Problem to solve >> Your output should be every line below, copied exactly.

Given data >>
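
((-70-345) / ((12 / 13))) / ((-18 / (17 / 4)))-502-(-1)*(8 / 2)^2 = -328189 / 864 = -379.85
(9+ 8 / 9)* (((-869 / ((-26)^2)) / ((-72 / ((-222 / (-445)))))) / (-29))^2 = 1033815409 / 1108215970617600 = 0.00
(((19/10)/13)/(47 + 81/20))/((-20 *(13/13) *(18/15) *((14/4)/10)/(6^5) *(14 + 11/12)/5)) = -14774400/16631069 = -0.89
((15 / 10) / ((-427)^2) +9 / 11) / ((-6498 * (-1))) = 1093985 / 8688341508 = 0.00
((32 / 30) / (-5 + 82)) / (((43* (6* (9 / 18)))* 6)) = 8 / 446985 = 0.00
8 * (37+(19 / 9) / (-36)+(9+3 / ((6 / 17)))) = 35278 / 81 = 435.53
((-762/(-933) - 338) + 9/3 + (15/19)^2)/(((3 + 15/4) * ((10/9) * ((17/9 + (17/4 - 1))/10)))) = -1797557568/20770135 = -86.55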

Output of the task >>
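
((-70-345) / ((12 / 13))) / ((-18 / (17 / 4)))-502-(-1)*(8 / 2)^2 = -328189 / 864 = -379.85
(9+ 8 / 9)* (((-869 / ((-26)^2)) / ((-72 / ((-222 / (-445)))))) / (-29))^2 = 1033815409 / 1108215970617600 = 0.00
(((19/10)/13)/(47 + 81/20))/((-20 *(13/13) *(18/15) *((14/4)/10)/(6^5) *(14 + 11/12)/5)) = -14774400/16631069 = -0.89
((15 / 10) / ((-427)^2) +9 / 11) / ((-6498 * (-1))) = 1093985 / 8688341508 = 0.00
((32 / 30) / (-5 + 82)) / (((43* (6* (9 / 18)))* 6)) = 8 / 446985 = 0.00
8 * (37+(19 / 9) / (-36)+(9+3 / ((6 / 17)))) = 35278 / 81 = 435.53
((-762/(-933) - 338) + 9/3 + (15/19)^2)/(((3 + 15/4) * ((10/9) * ((17/9 + (17/4 - 1))/10)))) = -1797557568/20770135 = -86.55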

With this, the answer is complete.